■ Exercise data:
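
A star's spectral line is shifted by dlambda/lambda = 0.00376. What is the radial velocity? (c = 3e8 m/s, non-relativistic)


v = (dlambda/lambda) * c = 0.00376 * 3e8 = 1.128e+06

1.128e+06 m/s


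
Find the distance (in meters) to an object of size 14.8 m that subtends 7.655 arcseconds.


D = size / theta_rad, theta_rad = 7.655 * pi/(180*3600) = 3.711e-05, D = 398787.6071

398787.6071 m


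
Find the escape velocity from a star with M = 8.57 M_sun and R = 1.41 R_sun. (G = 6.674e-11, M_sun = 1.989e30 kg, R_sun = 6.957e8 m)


M = 8.57 * 1.989e30 kg = 1.704573e+31 kg; R = 1.41 * 6.957e8 m = 9.80937e+08 m. v_esc = sqrt(2GM/R) = sqrt(2 * 6.674e-11 * 1.704573e+31 / 9.80937e+08) = 1.523e+06

1.523e+06 m/s


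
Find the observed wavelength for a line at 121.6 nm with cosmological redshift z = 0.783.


lam_obs = lam_emit * (1 + z) = 121.6 * (1 + 0.783) = 216.8128

216.8128 nm


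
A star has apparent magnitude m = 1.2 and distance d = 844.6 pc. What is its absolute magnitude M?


M = m - 5*log10(d) + 5 = 1.2 - 5*log10(844.6) + 5 = -8.4333

-8.4333


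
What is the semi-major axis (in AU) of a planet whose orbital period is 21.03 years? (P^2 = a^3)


a = P^(2/3) = 21.03^(2/3) = 7.6189

7.6189 AU


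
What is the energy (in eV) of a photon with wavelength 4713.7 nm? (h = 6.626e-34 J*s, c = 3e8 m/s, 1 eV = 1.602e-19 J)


E = hc/lambda = 6.626e-34 * 3e8 / 4.714e-06 = 4.217e-20 J = 0.2632 eV

0.2632 eV


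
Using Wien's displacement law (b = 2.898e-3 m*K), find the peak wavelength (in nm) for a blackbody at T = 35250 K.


lam_max = b / T = 2.898e-3 / 35250 = 8.221e-08 m = 82.2128 nm

82.2128 nm


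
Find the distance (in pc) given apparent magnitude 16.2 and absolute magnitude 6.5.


d = 10^((m - M + 5)/5) = 10^((16.2 - 6.5 + 5)/5) = 870.9636

870.9636 pc


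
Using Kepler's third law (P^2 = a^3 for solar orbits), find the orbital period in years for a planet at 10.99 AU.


P = a^(3/2) = 10.99^1.5 = 36.4331

36.4331 years


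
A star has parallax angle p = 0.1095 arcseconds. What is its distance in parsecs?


d = 1/p = 1/0.1095 = 9.1324

9.1324 pc


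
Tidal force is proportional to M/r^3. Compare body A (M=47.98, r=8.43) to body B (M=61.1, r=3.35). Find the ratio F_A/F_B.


Ratio = (M1/r1^3) / (M2/r2^3) = (47.98/8.43^3) / (61.1/3.35^3) = 0.0493

0.0493


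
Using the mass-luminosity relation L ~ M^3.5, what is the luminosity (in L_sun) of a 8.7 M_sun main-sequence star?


L/L_sun = (M/M_sun)^3.5 = 8.7^3.5 = 1942.3048

1942.3048 L_sun


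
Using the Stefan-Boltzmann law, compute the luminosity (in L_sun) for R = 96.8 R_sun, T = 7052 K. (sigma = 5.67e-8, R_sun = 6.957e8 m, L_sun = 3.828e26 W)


R = 96.8 * 6.957e8 m = 6.734376e+10 m. L = 4*pi*R^2*sigma*T^4 = 4*pi*(6.734376e+10)^2 * 5.67e-8 * 7052^4 = 7.991657422e+30 W. L/L_sun = 7.991657422e+30 / 3.828e26 = 20876.848

20876.848 L_sun


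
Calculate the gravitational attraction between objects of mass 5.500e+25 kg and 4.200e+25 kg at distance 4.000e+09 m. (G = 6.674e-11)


F = G*m1*m2/r^2 = 6.674e-11 * 5.500e+25 * 4.200e+25 / (4.000e+09)^2 = 6.674e-11 * 2.310e+51 / 1.600e+19 = 9.636e+21

9.636e+21 N


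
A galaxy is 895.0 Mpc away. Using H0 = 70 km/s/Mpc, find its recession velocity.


v = H0 * d = 70 * 895.0 = 62650.0

62650.0 km/s


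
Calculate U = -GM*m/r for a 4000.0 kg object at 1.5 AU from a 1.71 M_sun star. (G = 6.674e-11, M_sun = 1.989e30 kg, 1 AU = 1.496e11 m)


M = 1.71 * 1.989e30 kg = 3.40119e+30 kg; r = 1.5 AU * 1.496e11 m/AU = 2.244e+11 m. U = -GM*m/r = -(6.674e-11 * 3.40119e+30 * 4000.0) / 2.244e+11 = -4.046e+12

-4.046e+12 J


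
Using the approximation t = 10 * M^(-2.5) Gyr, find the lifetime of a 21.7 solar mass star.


t = 10 * M^(-2.5) = 10 * 21.7^(-2.5) = 0.0046

0.0046 Gyr


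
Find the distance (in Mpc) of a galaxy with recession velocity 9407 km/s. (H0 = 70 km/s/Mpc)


d = v / H0 = 9407 / 70 = 134.3857

134.3857 Mpc


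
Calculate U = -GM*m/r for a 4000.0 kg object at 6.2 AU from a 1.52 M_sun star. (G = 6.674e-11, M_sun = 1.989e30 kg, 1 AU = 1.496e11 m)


M = 1.52 * 1.989e30 kg = 3.02328e+30 kg; r = 6.2 AU * 1.496e11 m/AU = 9.2752e+11 m. U = -GM*m/r = -(6.674e-11 * 3.02328e+30 * 4000.0) / 9.2752e+11 = -8.702e+11

-8.702e+11 J


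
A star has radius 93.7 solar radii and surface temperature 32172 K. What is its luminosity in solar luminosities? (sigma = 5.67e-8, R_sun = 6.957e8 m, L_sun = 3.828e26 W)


R = 93.7 * 6.957e8 m = 6.518709e+10 m. L = 4*pi*R^2*sigma*T^4 = 4*pi*(6.518709e+10)^2 * 5.67e-8 * 32172^4 = 3.243607915e+33 W. L/L_sun = 3.243607915e+33 / 3.828e26 = 8.473e+06

8.473e+06 L_sun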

■ About this task: In full and without error, retype the entries above.

■ Written answer:
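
A star's spectral line is shifted by dlambda/lambda = 0.00376. What is the radial velocity? (c = 3e8 m/s, non-relativistic)


v = (dlambda/lambda) * c = 0.00376 * 3e8 = 1.128e+06

1.128e+06 m/s


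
Find the distance (in meters) to an object of size 14.8 m that subtends 7.655 arcseconds.


D = size / theta_rad, theta_rad = 7.655 * pi/(180*3600) = 3.711e-05, D = 398787.6071

398787.6071 m


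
Find the escape velocity from a star with M = 8.57 M_sun and R = 1.41 R_sun. (G = 6.674e-11, M_sun = 1.989e30 kg, R_sun = 6.957e8 m)


M = 8.57 * 1.989e30 kg = 1.704573e+31 kg; R = 1.41 * 6.957e8 m = 9.80937e+08 m. v_esc = sqrt(2GM/R) = sqrt(2 * 6.674e-11 * 1.704573e+31 / 9.80937e+08) = 1.523e+06

1.523e+06 m/s


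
Find the observed wavelength for a line at 121.6 nm with cosmological redshift z = 0.783.


lam_obs = lam_emit * (1 + z) = 121.6 * (1 + 0.783) = 216.8128

216.8128 nm


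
A star has apparent magnitude m = 1.2 and distance d = 844.6 pc. What is its absolute magnitude M?


M = m - 5*log10(d) + 5 = 1.2 - 5*log10(844.6) + 5 = -8.4333

-8.4333


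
What is the semi-major axis (in AU) of a planet whose orbital period is 21.03 years? (P^2 = a^3)


a = P^(2/3) = 21.03^(2/3) = 7.6189

7.6189 AU


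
What is the energy (in eV) of a photon with wavelength 4713.7 nm? (h = 6.626e-34 J*s, c = 3e8 m/s, 1 eV = 1.602e-19 J)


E = hc/lambda = 6.626e-34 * 3e8 / 4.714e-06 = 4.217e-20 J = 0.2632 eV

0.2632 eV


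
Using Wien's displacement law (b = 2.898e-3 m*K), find the peak wavelength (in nm) for a blackbody at T = 35250 K.


lam_max = b / T = 2.898e-3 / 35250 = 8.221e-08 m = 82.2128 nm

82.2128 nm


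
Find the distance (in pc) given apparent magnitude 16.2 and absolute magnitude 6.5.


d = 10^((m - M + 5)/5) = 10^((16.2 - 6.5 + 5)/5) = 870.9636

870.9636 pc


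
Using Kepler's third law (P^2 = a^3 for solar orbits), find the orbital period in years for a planet at 10.99 AU.


P = a^(3/2) = 10.99^1.5 = 36.4331

36.4331 years


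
A star has parallax angle p = 0.1095 arcseconds. What is its distance in parsecs?


d = 1/p = 1/0.1095 = 9.1324

9.1324 pc


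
Tidal force is proportional to M/r^3. Compare body A (M=47.98, r=8.43) to body B (M=61.1, r=3.35). Find the ratio F_A/F_B.


Ratio = (M1/r1^3) / (M2/r2^3) = (47.98/8.43^3) / (61.1/3.35^3) = 0.0493

0.0493


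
Using the mass-luminosity relation L ~ M^3.5, what is the luminosity (in L_sun) of a 8.7 M_sun main-sequence star?


L/L_sun = (M/M_sun)^3.5 = 8.7^3.5 = 1942.3048

1942.3048 L_sun


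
Using the Stefan-Boltzmann law, compute the luminosity (in L_sun) for R = 96.8 R_sun, T = 7052 K. (sigma = 5.67e-8, R_sun = 6.957e8 m, L_sun = 3.828e26 W)


R = 96.8 * 6.957e8 m = 6.734376e+10 m. L = 4*pi*R^2*sigma*T^4 = 4*pi*(6.734376e+10)^2 * 5.67e-8 * 7052^4 = 7.991657422e+30 W. L/L_sun = 7.991657422e+30 / 3.828e26 = 20876.848

20876.848 L_sun


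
Calculate the gravitational attraction between objects of mass 5.500e+25 kg and 4.200e+25 kg at distance 4.000e+09 m. (G = 6.674e-11)


F = G*m1*m2/r^2 = 6.674e-11 * 5.500e+25 * 4.200e+25 / (4.000e+09)^2 = 6.674e-11 * 2.310e+51 / 1.600e+19 = 9.636e+21

9.636e+21 N


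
A galaxy is 895.0 Mpc away. Using H0 = 70 km/s/Mpc, find its recession velocity.


v = H0 * d = 70 * 895.0 = 62650.0

62650.0 km/s


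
Calculate U = -GM*m/r for a 4000.0 kg object at 1.5 AU from a 1.71 M_sun star. (G = 6.674e-11, M_sun = 1.989e30 kg, 1 AU = 1.496e11 m)


M = 1.71 * 1.989e30 kg = 3.40119e+30 kg; r = 1.5 AU * 1.496e11 m/AU = 2.244e+11 m. U = -GM*m/r = -(6.674e-11 * 3.40119e+30 * 4000.0) / 2.244e+11 = -4.046e+12

-4.046e+12 J


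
Using the approximation t = 10 * M^(-2.5) Gyr, find the lifetime of a 21.7 solar mass star.


t = 10 * M^(-2.5) = 10 * 21.7^(-2.5) = 0.0046

0.0046 Gyr


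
Find the distance (in Mpc) of a galaxy with recession velocity 9407 km/s. (H0 = 70 km/s/Mpc)


d = v / H0 = 9407 / 70 = 134.3857

134.3857 Mpc


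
Calculate U = -GM*m/r for a 4000.0 kg object at 6.2 AU from a 1.52 M_sun star. (G = 6.674e-11, M_sun = 1.989e30 kg, 1 AU = 1.496e11 m)


M = 1.52 * 1.989e30 kg = 3.02328e+30 kg; r = 6.2 AU * 1.496e11 m/AU = 9.2752e+11 m. U = -GM*m/r = -(6.674e-11 * 3.02328e+30 * 4000.0) / 9.2752e+11 = -8.702e+11

-8.702e+11 J


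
A star has radius 93.7 solar radii and surface temperature 32172 K. What is its luminosity in solar luminosities? (sigma = 5.67e-8, R_sun = 6.957e8 m, L_sun = 3.828e26 W)


R = 93.7 * 6.957e8 m = 6.518709e+10 m. L = 4*pi*R^2*sigma*T^4 = 4*pi*(6.518709e+10)^2 * 5.67e-8 * 32172^4 = 3.243607915e+33 W. L/L_sun = 3.243607915e+33 / 3.828e26 = 8.473e+06

8.473e+06 L_sun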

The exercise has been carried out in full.